EXERCISE MATERIAL:
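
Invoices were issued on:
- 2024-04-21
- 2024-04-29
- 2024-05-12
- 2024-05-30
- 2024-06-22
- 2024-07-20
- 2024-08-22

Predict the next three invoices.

2024-09-29, 2024-11-11, 2024-12-29

Intervals are 8, 13, 18, 23, 28, 33 days — an arithmetic progression with common difference 5.
Next gap: 38 days. 2024-08-22 + 38 days = 2024-09-29.
Next gap: 43 days. 2024-09-29 + 43 days = 2024-11-11.
Next gap: 48 days. 2024-11-11 + 48 days = 2024-12-29.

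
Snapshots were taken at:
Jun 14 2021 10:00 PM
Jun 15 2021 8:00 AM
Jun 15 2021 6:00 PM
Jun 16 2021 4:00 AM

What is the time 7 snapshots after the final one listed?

Spacing: 10, 10, 10 h — constant 10 h.
Jun 16 2021 4:00 AM + 10 h = Jun 16 2021 2:00 PM.
Jun 16 2021 2:00 PM + 10 h = Jun 17 2021 12:00 AM.
Jun 17 2021 12:00 AM + 10 h = Jun 17 2021 10:00 AM.
Jun 17 2021 10:00 AM + 10 h = Jun 17 2021 8:00 PM.
Jun 17 2021 8:00 PM + 10 h = Jun 18 2021 6:00 AM.
Jun 18 2021 6:00 AM + 10 h = Jun 18 2021 4:00 PM.
Jun 18 2021 4:00 PM + 10 h = Jun 19 2021 2:00 AM.

Jun 19 2021 2:00 AM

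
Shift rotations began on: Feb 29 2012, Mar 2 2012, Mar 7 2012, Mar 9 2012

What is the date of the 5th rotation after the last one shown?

Mar 28 2012

The gap pattern 2, 5, 2 repeats every 2 events.
These are the Wednesdays and Fridays of each week.
The following Wednesday is Mar 14 2012.
The following Friday is Mar 16 2012.
Next Wednesday: Mar 21 2012.
Next Friday: Mar 23 2012.
The following Wednesday is Mar 28 2012.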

WHAT THE EXERCISE ASKS: Please output every line shown above exactly.

ANSWER BELOW:
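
Invoices were issued on:
- 2024-04-21
- 2024-04-29
- 2024-05-12
- 2024-05-30
- 2024-06-22
- 2024-07-20
- 2024-08-22

Predict the next three invoices.

2024-09-29, 2024-11-11, 2024-12-29

Intervals are 8, 13, 18, 23, 28, 33 days — an arithmetic progression with common difference 5.
Next gap: 38 days. 2024-08-22 + 38 days = 2024-09-29.
Next gap: 43 days. 2024-09-29 + 43 days = 2024-11-11.
Next gap: 48 days. 2024-11-11 + 48 days = 2024-12-29.

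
Snapshots were taken at:
Jun 14 2021 10:00 PM
Jun 15 2021 8:00 AM
Jun 15 2021 6:00 PM
Jun 16 2021 4:00 AM

What is the time 7 snapshots after the final one listed?

Spacing: 10, 10, 10 h — constant 10 h.
Jun 16 2021 4:00 AM + 10 h = Jun 16 2021 2:00 PM.
Jun 16 2021 2:00 PM + 10 h = Jun 17 2021 12:00 AM.
Jun 17 2021 12:00 AM + 10 h = Jun 17 2021 10:00 AM.
Jun 17 2021 10:00 AM + 10 h = Jun 17 2021 8:00 PM.
Jun 17 2021 8:00 PM + 10 h = Jun 18 2021 6:00 AM.
Jun 18 2021 6:00 AM + 10 h = Jun 18 2021 4:00 PM.
Jun 18 2021 4:00 PM + 10 h = Jun 19 2021 2:00 AM.

Jun 19 2021 2:00 AM

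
Shift rotations began on: Feb 29 2012, Mar 2 2012, Mar 7 2012, Mar 9 2012

What is the date of the 5th rotation after the last one shown?

Mar 28 2012

The gap pattern 2, 5, 2 repeats every 2 events.
These are the Wednesdays and Fridays of each week.
The following Wednesday is Mar 14 2012.
The following Friday is Mar 16 2012.
Next Wednesday: Mar 21 2012.
Next Friday: Mar 23 2012.
The following Wednesday is Mar 28 2012.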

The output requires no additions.